◆ TASK STATEMENT ◆
Go through the listing and retype each line exactly.

☆ ☆ ☆ ☆ ☆ ☆ ☆

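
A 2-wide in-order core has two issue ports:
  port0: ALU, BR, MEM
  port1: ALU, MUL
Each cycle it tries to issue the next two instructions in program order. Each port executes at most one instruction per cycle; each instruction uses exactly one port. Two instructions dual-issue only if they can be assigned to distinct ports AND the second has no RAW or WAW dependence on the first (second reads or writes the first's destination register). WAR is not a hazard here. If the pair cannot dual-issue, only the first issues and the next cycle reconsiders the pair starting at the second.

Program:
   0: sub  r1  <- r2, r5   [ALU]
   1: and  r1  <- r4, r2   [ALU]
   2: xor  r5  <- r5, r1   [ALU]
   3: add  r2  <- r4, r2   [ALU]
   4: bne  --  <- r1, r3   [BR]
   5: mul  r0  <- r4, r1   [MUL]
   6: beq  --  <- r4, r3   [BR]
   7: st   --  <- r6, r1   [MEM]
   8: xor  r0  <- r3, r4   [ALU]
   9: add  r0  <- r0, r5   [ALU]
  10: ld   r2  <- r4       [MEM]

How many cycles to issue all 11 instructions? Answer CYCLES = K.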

☆ ☆ ☆ ☆ ☆ ☆ ☆

◆ TASK RESPONSE ◆
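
A 2-wide in-order core has two issue ports:
  port0: ALU, BR, MEM
  port1: ALU, MUL
Each cycle it tries to issue the next two instructions in program order. Each port executes at most one instruction per cycle; each instruction uses exactly one port. Two instructions dual-issue only if they can be assigned to distinct ports AND the second has no RAW or WAW dependence on the first (second reads or writes the first's destination register). WAR is not a hazard here. If the pair cannot dual-issue, only the first issues and the next cycle reconsiders the pair starting at the second.

Program:
   0: sub  r1  <- r2, r5   [ALU]
   1: and  r1  <- r4, r2   [ALU]
   2: xor  r5  <- r5, r1   [ALU]
   3: add  r2  <- r4, r2   [ALU]
   4: bne  --  <- r1, r3   [BR]
   5: mul  r0  <- r4, r1   [MUL]
   6: beq  --  <- r4, r3   [BR]
   7: st   --  <- r6, r1   [MEM]
   8: xor  r0  <- r3, r4   [ALU]
   9: add  r0  <- r0, r5   [ALU]
  10: ld   r2  <- r4       [MEM]

How many cycles to issue all 11 instructions? Answer CYCLES = K.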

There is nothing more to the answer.